> [TASK DESCRIPTION]
The answer must be every line of the data that holds the word "recorded".

> [Stored data entries]
──────
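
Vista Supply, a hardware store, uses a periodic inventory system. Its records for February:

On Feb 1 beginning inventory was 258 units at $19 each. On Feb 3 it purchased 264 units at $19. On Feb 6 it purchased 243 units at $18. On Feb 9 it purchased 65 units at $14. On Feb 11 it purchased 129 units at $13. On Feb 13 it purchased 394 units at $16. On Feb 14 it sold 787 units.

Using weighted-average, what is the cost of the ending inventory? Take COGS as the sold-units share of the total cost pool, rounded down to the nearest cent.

Ending inventory = $9,698.14

Feb 14, sell 787: 787/1353 × $23,183.00 → $13,484.86
Ending inventory (cost pool remaining) = $9,698.14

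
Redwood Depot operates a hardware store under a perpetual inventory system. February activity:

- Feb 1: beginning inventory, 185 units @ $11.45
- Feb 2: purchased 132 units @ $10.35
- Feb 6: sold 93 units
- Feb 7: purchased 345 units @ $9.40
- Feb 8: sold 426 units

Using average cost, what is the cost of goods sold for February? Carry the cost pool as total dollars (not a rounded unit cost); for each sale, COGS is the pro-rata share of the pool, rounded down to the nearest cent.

COGS = $5,293.62

After Feb 1: 185 on hand, pool $2,118.25 (≈ $11.4500 each)
After Feb 2: 317 on hand, pool $3,484.45 (≈ $10.9920 each)
Feb 6, sell 93: 93/317 × $3,484.45 → $1,022.25
After Feb 7: 569 on hand, pool $5,705.20 (≈ $10.0267 each)
Feb 8, sell 426: 426/569 × $5,705.20 → $4,271.37
Total COGS = $1,022.25 + $4,271.37 = $5,293.62
Ending inventory (cost pool remaining) = $1,433.83
Check: goods available $6,727.45 = COGS $5,293.62 + ending $1,433.83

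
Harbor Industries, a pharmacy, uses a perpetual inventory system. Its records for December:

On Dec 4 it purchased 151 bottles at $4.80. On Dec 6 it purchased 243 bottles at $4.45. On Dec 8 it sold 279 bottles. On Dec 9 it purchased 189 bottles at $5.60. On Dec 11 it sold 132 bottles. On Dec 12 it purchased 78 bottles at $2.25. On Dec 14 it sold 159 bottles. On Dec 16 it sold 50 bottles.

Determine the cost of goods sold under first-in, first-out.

COGS = $2,947.80

Dec 8, 279 sold [FIFO — oldest first]: 151 @ $4.80 + 128 @ $4.45 = $1,294.40
Dec 11, 132 sold [FIFO — oldest first]: 115 @ $4.45 + 17 @ $5.60 = $606.95
Dec 14, 159 sold [FIFO — oldest first]: 159 @ $5.60 = $890.40
Dec 16, 50 sold [FIFO — oldest first]: 13 @ $5.60 + 37 @ $2.25 = $156.05
Total COGS = $1,294.40 + $606.95 + $890.40 + $156.05 = $2,947.80
Ending inventory: 41 @ $2.25 = $92.25
Check: goods available $3,040.05 = COGS $2,947.80 + ending $92.25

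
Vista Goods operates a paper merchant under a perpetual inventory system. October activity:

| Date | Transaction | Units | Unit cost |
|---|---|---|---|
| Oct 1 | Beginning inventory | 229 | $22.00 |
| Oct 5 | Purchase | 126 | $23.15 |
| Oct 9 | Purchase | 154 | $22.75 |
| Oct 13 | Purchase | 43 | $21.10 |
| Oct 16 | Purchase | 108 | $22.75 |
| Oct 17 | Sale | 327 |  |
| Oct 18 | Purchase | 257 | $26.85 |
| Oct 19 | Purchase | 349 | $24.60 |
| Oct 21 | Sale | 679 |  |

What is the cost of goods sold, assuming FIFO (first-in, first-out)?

COGS = $23,912.55

Oct 17, 327 sold [FIFO — oldest first]: 229 @ $22.00 + 98 @ $23.15 = $7,306.70
Oct 21, 679 sold [FIFO — oldest first]: 28 @ $23.15 + 154 @ $22.75 + 43 @ $21.10 + 108 @ $22.75 + 257 @ $26.85 + 89 @ $24.60 = $16,605.85
Total COGS = $7,306.70 + $16,605.85 = $23,912.55
Ending inventory: 260 @ $24.60 = $6,396.00
Check: goods available $30,308.55 = COGS $23,912.55 + ending $6,396.00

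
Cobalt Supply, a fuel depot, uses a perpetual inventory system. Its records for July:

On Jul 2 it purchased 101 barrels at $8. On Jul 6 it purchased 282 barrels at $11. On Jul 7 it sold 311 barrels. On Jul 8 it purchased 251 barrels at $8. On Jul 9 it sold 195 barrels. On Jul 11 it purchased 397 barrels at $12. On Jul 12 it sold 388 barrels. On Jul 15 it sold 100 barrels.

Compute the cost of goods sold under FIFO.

Jul 7, 311 sold [FIFO — oldest first]: 101 @ $8 + 210 @ $11 = $3,118
Jul 9, 195 sold [FIFO — oldest first]: 72 @ $11 + 123 @ $8 = $1,776
Jul 12, 388 sold [FIFO — oldest first]: 128 @ $8 + 260 @ $12 = $4,144
Jul 15, 100 sold [FIFO — oldest first]: 100 @ $12 = $1,200
Total COGS = $3,118 + $1,776 + $4,144 + $1,200 = $10,238
Ending inventory: 37 @ $12 = $444
Check: goods available $10,682 = COGS $10,238 + ending $444

COGS = $10,238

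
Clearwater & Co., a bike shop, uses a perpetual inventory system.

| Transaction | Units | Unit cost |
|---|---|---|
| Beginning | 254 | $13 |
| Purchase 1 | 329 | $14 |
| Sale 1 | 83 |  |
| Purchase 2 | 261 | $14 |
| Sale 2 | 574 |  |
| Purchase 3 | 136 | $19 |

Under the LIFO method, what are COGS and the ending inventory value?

Sale 1 (83) [LIFO — newest first]: 83 @ $14 = $1,162
Sale 2 (574) [LIFO — newest first]: 261 @ $14 + 246 @ $14 + 67 @ $13 = $7,969
Total COGS = $1,162 + $7,969 = $9,131
Ending inventory: 187 @ $13 + 136 @ $19 = $5,015
Check: goods available $14,146 = COGS $9,131 + ending $5,015

COGS = $9,131; ending inventory = $5,015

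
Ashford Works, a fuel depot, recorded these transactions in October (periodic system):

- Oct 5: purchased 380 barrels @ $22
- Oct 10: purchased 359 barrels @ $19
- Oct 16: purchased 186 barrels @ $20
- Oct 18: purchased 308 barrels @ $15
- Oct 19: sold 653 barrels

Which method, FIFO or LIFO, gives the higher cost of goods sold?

FIFO

FIFO COGS: 380 @ $22 + 273 @ $19 = $13,547
LIFO COGS: 308 @ $15 + 186 @ $20 + 159 @ $19 = $11,361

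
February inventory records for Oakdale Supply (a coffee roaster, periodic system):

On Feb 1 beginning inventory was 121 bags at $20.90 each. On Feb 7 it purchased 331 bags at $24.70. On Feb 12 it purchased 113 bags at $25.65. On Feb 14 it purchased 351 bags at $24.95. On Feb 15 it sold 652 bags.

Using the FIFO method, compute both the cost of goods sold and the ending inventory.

COGS = $15,773.70; ending inventory = $6,586.80

Feb 15, 652 sold [FIFO — oldest first]: 121 @ $20.90 + 331 @ $24.70 + 113 @ $25.65 + 87 @ $24.95 = $15,773.70
Ending inventory: 264 @ $24.95 = $6,586.80
Check: goods available $22,360.50 = COGS $15,773.70 + ending $6,586.80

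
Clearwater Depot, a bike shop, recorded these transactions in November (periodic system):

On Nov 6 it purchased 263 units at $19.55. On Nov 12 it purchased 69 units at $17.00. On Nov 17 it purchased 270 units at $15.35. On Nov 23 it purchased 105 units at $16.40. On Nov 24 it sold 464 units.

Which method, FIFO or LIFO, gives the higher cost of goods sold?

FIFO COGS: 263 @ $19.55 + 69 @ $17.00 + 132 @ $15.35 = $8,340.85
LIFO COGS: 105 @ $16.40 + 270 @ $15.35 + 69 @ $17.00 + 20 @ $19.55 = $7,430.50

FIFO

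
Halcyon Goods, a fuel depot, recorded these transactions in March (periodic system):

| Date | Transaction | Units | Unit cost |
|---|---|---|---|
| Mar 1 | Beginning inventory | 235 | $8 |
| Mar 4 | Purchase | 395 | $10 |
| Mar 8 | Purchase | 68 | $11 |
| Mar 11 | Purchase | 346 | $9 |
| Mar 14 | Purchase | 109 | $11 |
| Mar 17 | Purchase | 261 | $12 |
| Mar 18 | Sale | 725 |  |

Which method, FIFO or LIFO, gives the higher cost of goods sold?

FIFO COGS: 235 @ $8 + 395 @ $10 + 68 @ $11 + 27 @ $9 = $6,821
LIFO COGS: 261 @ $12 + 109 @ $11 + 346 @ $9 + 9 @ $11 = $7,544

LIFO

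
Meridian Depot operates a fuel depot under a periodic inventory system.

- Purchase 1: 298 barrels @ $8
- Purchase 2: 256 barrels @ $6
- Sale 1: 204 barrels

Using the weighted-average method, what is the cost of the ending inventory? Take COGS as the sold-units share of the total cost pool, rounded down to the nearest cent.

Ending inventory = $2,476.54

Sale 1, sell 204: 204/554 × $3,920.00 → $1,443.46
Ending inventory (cost pool remaining) = $2,476.54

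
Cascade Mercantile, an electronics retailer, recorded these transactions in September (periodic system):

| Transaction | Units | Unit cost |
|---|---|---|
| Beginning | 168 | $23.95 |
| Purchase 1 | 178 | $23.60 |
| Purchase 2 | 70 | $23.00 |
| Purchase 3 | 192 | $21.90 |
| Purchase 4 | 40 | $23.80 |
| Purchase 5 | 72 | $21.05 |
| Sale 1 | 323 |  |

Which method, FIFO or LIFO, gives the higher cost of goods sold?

FIFO COGS: 168 @ $23.95 + 155 @ $23.60 = $7,681.60
LIFO COGS: 72 @ $21.05 + 40 @ $23.80 + 192 @ $21.90 + 19 @ $23.00 = $7,109.40

FIFO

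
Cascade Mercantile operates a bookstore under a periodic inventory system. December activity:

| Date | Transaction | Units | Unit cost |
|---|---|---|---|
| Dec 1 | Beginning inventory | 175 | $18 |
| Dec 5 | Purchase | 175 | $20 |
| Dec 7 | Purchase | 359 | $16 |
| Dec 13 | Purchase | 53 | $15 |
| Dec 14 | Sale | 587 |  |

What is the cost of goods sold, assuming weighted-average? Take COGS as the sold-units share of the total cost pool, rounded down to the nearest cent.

COGS = $10,160.03

Dec 14, sell 587: 587/762 × $13,189.00 → $10,160.03
Ending inventory (cost pool remaining) = $3,028.97
Check: goods available $13,189.00 = COGS $10,160.03 + ending $3,028.97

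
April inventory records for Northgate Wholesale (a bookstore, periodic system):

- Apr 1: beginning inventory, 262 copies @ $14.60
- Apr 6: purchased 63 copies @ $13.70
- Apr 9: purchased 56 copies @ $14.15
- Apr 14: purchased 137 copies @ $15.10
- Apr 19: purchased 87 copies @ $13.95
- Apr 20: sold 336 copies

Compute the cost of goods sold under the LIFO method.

Apr 20, 336 sold [LIFO — newest first]: 87 @ $13.95 + 137 @ $15.10 + 56 @ $14.15 + 56 @ $13.70 = $4,841.95
Ending inventory: 262 @ $14.60 + 7 @ $13.70 = $3,921.10

COGS = $4,841.95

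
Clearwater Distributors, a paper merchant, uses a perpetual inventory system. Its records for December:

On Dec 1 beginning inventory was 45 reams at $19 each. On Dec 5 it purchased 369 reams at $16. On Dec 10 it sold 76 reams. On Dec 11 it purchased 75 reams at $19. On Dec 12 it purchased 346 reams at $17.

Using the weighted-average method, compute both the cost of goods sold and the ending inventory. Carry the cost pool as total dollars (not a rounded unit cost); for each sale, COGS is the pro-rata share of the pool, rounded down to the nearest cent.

After Dec 1: 45 on hand, pool $855.00 (≈ $19.0000 each)
After Dec 5: 414 on hand, pool $6,759.00 (≈ $16.3261 each)
Dec 10, sell 76: 76/414 × $6,759.00 → $1,240.78
After Dec 11: 413 on hand, pool $6,943.22 (≈ $16.8117 each)
After Dec 12: 759 on hand, pool $12,825.22 (≈ $16.8975 each)
Ending inventory (cost pool remaining) = $12,825.22

COGS = $1,240.78; ending inventory = $12,825.22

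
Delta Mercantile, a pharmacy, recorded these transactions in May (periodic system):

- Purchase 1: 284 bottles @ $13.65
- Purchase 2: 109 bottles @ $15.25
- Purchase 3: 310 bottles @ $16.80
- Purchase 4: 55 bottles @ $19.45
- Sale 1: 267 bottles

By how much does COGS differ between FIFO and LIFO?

FIFO COGS: 267 @ $13.65 = $3,644.55
LIFO COGS: 55 @ $19.45 + 212 @ $16.80 = $4,631.35
Difference = |$3,644.55 − $4,631.35| = $986.80

$986.80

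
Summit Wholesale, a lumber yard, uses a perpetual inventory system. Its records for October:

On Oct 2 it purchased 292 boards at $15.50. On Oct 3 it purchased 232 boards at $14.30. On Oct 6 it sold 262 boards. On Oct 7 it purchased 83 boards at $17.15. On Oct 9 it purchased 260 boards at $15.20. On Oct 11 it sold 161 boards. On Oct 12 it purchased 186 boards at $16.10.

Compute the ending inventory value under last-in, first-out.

Oct 6, 262 sold [LIFO — newest first]: 232 @ $14.30 + 30 @ $15.50 = $3,782.60
Oct 11, 161 sold [LIFO — newest first]: 161 @ $15.20 = $2,447.20
Total COGS = $3,782.60 + $2,447.20 = $6,229.80
Ending inventory: 262 @ $15.50 + 83 @ $17.15 + 99 @ $15.20 + 186 @ $16.10 = $9,983.85

Ending inventory = $9,983.85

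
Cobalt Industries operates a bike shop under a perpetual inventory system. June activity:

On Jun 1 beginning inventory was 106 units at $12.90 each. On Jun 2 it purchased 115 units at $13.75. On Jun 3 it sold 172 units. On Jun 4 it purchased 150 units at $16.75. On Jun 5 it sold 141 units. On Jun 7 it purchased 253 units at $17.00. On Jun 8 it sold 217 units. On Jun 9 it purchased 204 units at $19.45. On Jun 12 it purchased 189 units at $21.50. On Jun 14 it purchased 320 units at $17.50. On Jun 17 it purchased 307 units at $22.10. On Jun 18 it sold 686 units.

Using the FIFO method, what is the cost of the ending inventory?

Ending inventory = $8,902.20

Jun 3, 172 sold [FIFO — oldest first]: 106 @ $12.90 + 66 @ $13.75 = $2,274.90
Jun 5, 141 sold [FIFO — oldest first]: 49 @ $13.75 + 92 @ $16.75 = $2,214.75
Jun 8, 217 sold [FIFO — oldest first]: 58 @ $16.75 + 159 @ $17.00 = $3,674.50
Jun 18, 686 sold [FIFO — oldest first]: 94 @ $17.00 + 204 @ $19.45 + 189 @ $21.50 + 199 @ $17.50 = $13,111.80
Total COGS = $2,274.90 + $2,214.75 + $3,674.50 + $13,111.80 = $21,275.95
Ending inventory: 121 @ $17.50 + 307 @ $22.10 = $8,902.20
Check: goods available $30,178.15 = COGS $21,275.95 + ending $8,902.20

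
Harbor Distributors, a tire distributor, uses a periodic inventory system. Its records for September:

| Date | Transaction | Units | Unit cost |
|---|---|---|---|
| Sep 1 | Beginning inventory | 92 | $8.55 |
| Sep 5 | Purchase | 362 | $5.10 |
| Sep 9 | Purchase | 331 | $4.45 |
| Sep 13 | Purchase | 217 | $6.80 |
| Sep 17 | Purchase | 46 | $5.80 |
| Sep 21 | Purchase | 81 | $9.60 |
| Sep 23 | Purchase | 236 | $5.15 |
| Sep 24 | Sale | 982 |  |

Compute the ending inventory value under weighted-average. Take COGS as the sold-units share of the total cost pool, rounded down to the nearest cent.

Ending inventory = $2,200.12

Sep 24, sell 982: 982/1365 × $7,841.15 → $5,641.03
Ending inventory (cost pool remaining) = $2,200.12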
──────
> [RESPONSE BELOW]
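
Ashford Works, a fuel depot, recorded these transactions in October (periodic system):
Clearwater Depot, a bike shop, recorded these transactions in November (periodic system):
Halcyon Goods, a fuel depot, recorded these transactions in March (periodic system):
Cascade Mercantile, an electronics retailer, recorded these transactions in September (periodic system):
Delta Mercantile, a pharmacy, recorded these transactions in May (periodic system):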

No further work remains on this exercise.